### What needs to be done
In the listing below, locate the lines that hold the string "format". Copy those lines.

### Data
⁂

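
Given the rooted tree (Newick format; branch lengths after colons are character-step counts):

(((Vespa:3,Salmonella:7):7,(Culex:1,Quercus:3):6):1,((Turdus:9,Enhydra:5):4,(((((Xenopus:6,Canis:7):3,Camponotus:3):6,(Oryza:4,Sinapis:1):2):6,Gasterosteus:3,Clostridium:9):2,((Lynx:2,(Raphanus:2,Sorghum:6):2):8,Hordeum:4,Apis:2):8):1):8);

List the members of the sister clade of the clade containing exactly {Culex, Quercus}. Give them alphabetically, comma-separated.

Salmonella, Vespa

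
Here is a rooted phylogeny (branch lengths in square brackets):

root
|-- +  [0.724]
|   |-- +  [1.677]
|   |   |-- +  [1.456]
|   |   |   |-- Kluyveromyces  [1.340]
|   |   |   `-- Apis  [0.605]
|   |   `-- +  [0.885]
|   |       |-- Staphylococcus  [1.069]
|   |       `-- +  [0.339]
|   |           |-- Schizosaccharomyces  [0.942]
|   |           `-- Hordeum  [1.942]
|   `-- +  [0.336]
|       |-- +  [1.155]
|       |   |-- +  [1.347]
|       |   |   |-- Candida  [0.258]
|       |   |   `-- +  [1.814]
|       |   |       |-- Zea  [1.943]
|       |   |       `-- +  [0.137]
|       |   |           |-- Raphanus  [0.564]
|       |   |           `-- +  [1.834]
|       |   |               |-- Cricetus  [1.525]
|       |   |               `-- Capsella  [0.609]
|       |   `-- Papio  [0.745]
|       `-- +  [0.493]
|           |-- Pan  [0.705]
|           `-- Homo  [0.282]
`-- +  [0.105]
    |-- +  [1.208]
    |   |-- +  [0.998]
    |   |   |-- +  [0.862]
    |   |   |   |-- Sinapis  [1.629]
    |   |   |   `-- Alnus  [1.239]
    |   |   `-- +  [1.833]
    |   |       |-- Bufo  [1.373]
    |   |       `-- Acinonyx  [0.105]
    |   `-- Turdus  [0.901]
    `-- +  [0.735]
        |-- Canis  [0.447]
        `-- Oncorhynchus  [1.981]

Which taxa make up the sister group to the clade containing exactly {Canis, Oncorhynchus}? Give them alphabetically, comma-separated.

The clade containing exactly {Canis, Oncorhynchus} attaches to the tree at the node subtending ((((Sinapis,Alnus),(Bufo,Acinonyx)),Turdus),(Canis,Oncorhynchus)).
The other lineage descending from that same node — the sister group — is (((Sinapis,Alnus),(Bufo,Acinonyx)),Turdus); its 5 tips in alphabetical order are the answer.

Acinonyx, Alnus, Bufo, Sinapis, Turdus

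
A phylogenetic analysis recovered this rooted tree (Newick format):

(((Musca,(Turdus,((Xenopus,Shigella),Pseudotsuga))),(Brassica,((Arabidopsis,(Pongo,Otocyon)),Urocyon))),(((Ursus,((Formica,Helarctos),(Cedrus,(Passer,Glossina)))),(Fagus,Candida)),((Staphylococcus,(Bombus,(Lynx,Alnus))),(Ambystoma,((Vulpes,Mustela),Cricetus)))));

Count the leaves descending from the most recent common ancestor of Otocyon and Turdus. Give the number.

The MRCA of Otocyon and Turdus is the node subtending ((Musca,(Turdus,((Xenopus,Shigella),Pseudotsuga))),(Brassica,((Arabidopsis,(Pongo,Otocyon)),Urocyon))).
That clade contains 10 terminal taxa: Arabidopsis, Brassica, Musca, Otocyon, Pongo, Pseudotsuga, Shigella, Turdus, Urocyon, Xenopus.

10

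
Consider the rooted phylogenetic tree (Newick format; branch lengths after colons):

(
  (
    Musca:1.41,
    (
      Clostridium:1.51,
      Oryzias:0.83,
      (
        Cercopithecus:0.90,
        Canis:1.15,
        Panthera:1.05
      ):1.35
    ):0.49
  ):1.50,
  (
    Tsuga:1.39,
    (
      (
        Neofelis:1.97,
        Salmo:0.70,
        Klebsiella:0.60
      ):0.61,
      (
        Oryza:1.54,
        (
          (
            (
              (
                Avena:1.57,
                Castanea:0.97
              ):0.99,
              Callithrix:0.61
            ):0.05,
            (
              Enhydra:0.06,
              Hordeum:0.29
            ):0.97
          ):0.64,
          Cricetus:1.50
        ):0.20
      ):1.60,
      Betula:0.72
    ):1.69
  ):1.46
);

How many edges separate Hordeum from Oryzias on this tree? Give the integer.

10

The MRCA of Hordeum and Oryzias is the root of the tree.
From Hordeum up to that node: 7 branches. From Oryzias up to the same node: 3 branches. Total: 7 + 3 = 10.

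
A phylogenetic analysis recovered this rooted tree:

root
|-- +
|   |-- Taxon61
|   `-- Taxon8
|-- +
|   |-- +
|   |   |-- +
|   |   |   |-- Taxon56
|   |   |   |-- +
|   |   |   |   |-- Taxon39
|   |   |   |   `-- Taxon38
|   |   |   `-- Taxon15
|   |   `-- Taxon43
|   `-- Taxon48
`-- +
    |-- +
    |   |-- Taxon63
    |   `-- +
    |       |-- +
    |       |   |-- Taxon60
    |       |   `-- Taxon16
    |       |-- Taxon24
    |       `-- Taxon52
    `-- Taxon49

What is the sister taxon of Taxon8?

Taxon61

Taxon8 attaches to the tree at the node subtending (Taxon61,Taxon8).
The other lineage descending from that same node — the sister group — is the single tip Taxon61.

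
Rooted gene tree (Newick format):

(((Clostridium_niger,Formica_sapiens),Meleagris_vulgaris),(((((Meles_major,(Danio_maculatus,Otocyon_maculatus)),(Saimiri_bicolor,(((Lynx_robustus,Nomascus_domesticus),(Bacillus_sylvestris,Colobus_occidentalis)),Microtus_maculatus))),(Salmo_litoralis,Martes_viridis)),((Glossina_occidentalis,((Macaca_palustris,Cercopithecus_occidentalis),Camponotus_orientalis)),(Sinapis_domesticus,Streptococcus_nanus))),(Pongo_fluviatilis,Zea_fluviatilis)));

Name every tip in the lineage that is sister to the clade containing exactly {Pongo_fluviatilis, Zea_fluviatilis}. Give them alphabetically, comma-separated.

Bacillus_sylvestris, Camponotus_orientalis, Cercopithecus_occidentalis, Colobus_occidentalis, Danio_maculatus, Glossina_occidentalis, Lynx_robustus, Macaca_palustris, Martes_viridis, Meles_major, Microtus_maculatus, Nomascus_domesticus, Otocyon_maculatus, Saimiri_bicolor, Salmo_litoralis, Sinapis_domesticus, Streptococcus_nanus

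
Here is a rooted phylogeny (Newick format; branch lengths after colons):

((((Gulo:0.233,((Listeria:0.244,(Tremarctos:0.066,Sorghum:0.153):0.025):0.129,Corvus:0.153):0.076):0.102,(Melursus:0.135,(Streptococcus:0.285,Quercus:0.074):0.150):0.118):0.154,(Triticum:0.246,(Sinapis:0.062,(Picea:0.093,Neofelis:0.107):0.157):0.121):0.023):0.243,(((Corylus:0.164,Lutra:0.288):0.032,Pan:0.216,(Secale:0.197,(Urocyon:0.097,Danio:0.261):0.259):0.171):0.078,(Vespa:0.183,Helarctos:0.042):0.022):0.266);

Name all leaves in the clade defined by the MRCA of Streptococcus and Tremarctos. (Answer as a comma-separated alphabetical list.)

Corvus, Gulo, Listeria, Melursus, Quercus, Sorghum, Streptococcus, Tremarctos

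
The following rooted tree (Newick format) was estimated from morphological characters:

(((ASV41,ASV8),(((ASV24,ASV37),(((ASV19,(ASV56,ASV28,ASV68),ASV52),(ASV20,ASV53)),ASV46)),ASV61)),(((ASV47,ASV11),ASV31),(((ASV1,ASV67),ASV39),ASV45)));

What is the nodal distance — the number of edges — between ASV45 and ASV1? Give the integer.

4

The MRCA of ASV45 and ASV1 is the node subtending (((ASV1,ASV67),ASV39),ASV45).
From ASV45 up to that node: 1 branch. From ASV1 up to the same node: 3 branches. Total: 1 + 3 = 4.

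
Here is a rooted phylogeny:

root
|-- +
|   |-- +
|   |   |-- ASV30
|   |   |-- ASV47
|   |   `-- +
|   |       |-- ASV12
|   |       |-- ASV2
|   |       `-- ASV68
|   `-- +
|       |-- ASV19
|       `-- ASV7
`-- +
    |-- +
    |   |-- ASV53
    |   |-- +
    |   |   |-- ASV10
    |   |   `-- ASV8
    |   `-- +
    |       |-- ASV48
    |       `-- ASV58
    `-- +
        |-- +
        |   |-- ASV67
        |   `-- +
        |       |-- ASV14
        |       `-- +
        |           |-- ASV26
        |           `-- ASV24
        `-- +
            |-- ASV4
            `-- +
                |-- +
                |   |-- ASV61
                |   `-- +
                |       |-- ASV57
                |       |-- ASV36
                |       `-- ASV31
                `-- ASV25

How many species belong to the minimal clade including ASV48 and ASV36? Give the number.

The MRCA of ASV48 and ASV36 is the node subtending ((ASV53,(ASV10,ASV8),(ASV48,ASV58)),((ASV67,(ASV14,(ASV26,ASV24))),(ASV4,((ASV61,(ASV57,ASV36,ASV31)),ASV25)))).
That clade contains 15 terminal taxa: ASV10, ASV14, ASV24, ASV25, ASV26, ASV31, ASV36, ASV4, ASV48, ASV53, ASV57, ASV58, ASV61, ASV67, ASV8.

15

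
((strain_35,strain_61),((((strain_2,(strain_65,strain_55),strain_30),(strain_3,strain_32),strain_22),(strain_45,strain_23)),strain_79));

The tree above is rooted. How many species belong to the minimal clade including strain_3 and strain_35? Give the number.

12

The MRCA of strain_3 and strain_35 is the root, so the clade is the entire tree.
That clade contains 12 terminal taxa: strain_2, strain_22, strain_23, strain_3, strain_30, strain_32, strain_35, strain_45, strain_55, strain_61, strain_65, strain_79.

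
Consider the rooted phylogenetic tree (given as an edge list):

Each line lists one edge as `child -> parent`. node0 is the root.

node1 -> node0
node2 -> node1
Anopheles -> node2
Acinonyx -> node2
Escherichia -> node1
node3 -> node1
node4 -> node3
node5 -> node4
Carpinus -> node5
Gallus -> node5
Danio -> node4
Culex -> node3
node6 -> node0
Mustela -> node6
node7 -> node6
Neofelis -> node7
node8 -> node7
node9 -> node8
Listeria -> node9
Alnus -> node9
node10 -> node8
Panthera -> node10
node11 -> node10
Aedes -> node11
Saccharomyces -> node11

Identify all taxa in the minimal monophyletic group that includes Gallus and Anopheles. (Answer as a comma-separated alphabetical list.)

Acinonyx, Anopheles, Carpinus, Culex, Danio, Escherichia, Gallus

Tracing Gallus: it sits inside (Carpinus,Gallus).
Tracing Anopheles: it sits inside (Anopheles,Acinonyx).
The smallest clade enclosing both is ((Anopheles,Acinonyx),Escherichia,(((Carpinus,Gallus),Danio),Culex)); the answer is its 7 terminal taxa in alphabetical order.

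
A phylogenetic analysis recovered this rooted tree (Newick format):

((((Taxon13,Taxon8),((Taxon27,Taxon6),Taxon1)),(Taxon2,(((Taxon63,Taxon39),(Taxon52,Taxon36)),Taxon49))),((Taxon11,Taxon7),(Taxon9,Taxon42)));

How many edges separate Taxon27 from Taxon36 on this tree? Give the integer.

9

The MRCA of Taxon27 and Taxon36 is the node subtending (((Taxon13,Taxon8),((Taxon27,Taxon6),Taxon1)),(Taxon2,(((Taxon63,Taxon39),(Taxon52,Taxon36)),Taxon49))).
From Taxon27 up to that node: 4 branches. From Taxon36 up to the same node: 5 branches. Total: 4 + 5 = 9.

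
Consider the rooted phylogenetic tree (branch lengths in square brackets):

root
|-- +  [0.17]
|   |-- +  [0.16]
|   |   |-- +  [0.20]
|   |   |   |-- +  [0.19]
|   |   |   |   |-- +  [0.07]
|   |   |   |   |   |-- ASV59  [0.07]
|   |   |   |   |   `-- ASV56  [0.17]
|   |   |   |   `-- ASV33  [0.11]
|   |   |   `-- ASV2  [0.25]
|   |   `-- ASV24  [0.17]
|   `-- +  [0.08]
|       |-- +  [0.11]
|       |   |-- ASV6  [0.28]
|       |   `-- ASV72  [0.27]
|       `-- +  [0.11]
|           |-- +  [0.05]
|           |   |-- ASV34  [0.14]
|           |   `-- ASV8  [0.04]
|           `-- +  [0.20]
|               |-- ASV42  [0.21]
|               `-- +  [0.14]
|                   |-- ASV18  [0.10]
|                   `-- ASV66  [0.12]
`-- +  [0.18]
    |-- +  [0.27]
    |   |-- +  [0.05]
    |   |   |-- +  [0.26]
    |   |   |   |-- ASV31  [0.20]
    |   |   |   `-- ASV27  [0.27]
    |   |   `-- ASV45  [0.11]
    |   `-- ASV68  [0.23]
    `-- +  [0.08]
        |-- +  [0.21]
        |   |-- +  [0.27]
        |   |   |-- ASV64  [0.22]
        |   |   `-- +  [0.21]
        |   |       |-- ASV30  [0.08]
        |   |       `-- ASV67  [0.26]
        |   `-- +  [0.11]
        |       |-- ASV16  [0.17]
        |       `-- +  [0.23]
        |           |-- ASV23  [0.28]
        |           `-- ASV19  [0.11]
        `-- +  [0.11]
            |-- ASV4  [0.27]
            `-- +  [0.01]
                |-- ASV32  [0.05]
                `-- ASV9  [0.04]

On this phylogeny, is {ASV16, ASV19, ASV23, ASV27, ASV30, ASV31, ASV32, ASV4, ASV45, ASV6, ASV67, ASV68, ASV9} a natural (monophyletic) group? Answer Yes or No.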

⁂

### Completed exercise
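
Given the rooted tree (Newick format; branch lengths after colons are character-step counts):
A phylogenetic analysis recovered this rooted tree (Newick format):
Consider the rooted phylogenetic tree (Newick format; branch lengths after colons):
Rooted gene tree (Newick format):
Here is a rooted phylogeny (Newick format; branch lengths after colons):
The following rooted tree (Newick format) was estimated from morphological characters:
A phylogenetic analysis recovered this rooted tree (Newick format):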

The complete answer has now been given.